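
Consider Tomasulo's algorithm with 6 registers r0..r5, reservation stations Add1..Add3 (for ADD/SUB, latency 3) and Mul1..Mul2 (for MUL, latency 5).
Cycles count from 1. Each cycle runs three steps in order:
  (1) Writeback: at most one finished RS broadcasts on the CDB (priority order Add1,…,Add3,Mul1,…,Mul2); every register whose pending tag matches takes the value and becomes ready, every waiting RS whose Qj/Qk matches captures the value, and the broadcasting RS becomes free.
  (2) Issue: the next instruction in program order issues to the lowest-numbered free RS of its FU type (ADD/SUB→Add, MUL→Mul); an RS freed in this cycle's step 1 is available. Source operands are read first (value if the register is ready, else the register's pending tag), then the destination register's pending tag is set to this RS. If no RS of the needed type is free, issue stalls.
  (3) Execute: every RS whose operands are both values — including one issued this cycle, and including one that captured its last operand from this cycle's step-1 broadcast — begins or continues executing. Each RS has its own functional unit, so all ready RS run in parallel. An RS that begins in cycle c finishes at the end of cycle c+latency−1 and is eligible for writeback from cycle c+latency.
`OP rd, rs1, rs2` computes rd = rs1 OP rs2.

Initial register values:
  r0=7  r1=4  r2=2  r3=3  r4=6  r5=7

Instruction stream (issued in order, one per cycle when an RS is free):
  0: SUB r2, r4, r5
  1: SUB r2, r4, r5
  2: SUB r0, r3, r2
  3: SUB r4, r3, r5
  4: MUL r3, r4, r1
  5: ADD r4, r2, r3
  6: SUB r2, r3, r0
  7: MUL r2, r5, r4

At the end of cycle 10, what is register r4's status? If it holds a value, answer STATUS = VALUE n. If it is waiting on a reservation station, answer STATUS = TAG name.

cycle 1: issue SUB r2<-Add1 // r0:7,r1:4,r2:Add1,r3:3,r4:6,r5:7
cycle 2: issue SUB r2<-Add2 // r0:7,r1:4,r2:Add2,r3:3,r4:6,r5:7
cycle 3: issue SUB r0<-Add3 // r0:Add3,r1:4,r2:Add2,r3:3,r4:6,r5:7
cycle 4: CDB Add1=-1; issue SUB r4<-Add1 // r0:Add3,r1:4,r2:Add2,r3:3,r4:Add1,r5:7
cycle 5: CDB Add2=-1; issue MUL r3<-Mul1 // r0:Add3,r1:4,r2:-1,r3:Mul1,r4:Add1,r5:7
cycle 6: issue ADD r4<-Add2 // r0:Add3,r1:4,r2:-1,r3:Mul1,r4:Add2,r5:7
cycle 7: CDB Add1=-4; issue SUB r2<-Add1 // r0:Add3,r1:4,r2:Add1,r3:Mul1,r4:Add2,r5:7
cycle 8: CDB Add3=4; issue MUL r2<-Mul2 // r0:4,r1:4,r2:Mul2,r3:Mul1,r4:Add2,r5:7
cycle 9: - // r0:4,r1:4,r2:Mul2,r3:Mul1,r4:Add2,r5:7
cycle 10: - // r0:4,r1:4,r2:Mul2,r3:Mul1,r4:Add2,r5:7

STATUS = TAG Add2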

_Exercise brief_. Reproduce every line of the material above that has the string "ready".

_Exercise answer_.
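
  (1) Writeback: at most one finished RS broadcasts on the CDB (priority order Add1,…,Add3,Mul1,…,Mul2); every register whose pending tag matches takes the value and becomes ready, every waiting RS whose Qj/Qk matches captures the value, and the broadcasting RS becomes free.
  (2) Issue: the next instruction in program order issues to the lowest-numbered free RS of its FU type (ADD/SUB→Add, MUL→Mul); an RS freed in this cycle's step 1 is available. Source operands are read first (value if the register is ready, else the register's pending tag), then the destination register's pending tag is set to this RS. If no RS of the needed type is free, issue stalls.
  (3) Execute: every RS whose operands are both values — including one issued this cycle, and including one that captured its last operand from this cycle's step-1 broadcast — begins or continues executing. Each RS has its own functional unit, so all ready RS run in parallel. An RS that begins in cycle c finishes at the end of cycle c+latency−1 and is eligible for writeback from cycle c+latency.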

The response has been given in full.